* **Task to carry out**: Copy out the entries that follow, unchanged.

Saved entries
[Start of section]

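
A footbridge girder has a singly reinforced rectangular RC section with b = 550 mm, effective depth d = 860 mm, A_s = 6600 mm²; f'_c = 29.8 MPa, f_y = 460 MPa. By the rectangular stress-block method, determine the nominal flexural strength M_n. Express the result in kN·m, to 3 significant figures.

M_n ≈ 2280 kN·m

T = A_s f_y = 6600 × 460 = 3036000 N = 3036 kN.
From C = T: a = T/(0.85 f'_c b) = 3036000/(0.85 × 29.8 × 550) = 217.92 mm.
M_n = T(d − a/2) = 3036 kN × (860 − 108.96) mm = 2280.16 kN·m.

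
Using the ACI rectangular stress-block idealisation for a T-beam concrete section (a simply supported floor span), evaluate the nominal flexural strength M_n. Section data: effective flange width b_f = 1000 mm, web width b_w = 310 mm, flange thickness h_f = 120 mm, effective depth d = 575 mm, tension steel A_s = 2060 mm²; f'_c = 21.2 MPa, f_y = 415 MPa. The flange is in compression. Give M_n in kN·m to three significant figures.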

[End of section]

* **Finished task**:
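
A footbridge girder has a singly reinforced rectangular RC section with b = 550 mm, effective depth d = 860 mm, A_s = 6600 mm²; f'_c = 29.8 MPa, f_y = 460 MPa. By the rectangular stress-block method, determine the nominal flexural strength M_n. Express the result in kN·m, to 3 significant figures.

M_n ≈ 2280 kN·m

T = A_s f_y = 6600 × 460 = 3036000 N = 3036 kN.
From C = T: a = T/(0.85 f'_c b) = 3036000/(0.85 × 29.8 × 550) = 217.92 mm.
M_n = T(d − a/2) = 3036 kN × (860 − 108.96) mm = 2280.16 kN·m.

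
Using the ACI rectangular stress-block idealisation for a T-beam concrete section (a simply supported floor span), evaluate the nominal flexural strength M_n. Section data: effective flange width b_f = 1000 mm, web width b_w = 310 mm, flange thickness h_f = 120 mm, effective depth d = 575 mm, tension steel A_s = 2060 mm²; f'_c = 21.2 MPa, f_y = 415 MPa. The flange is in compression. Give M_n in kN·m to three significant figures.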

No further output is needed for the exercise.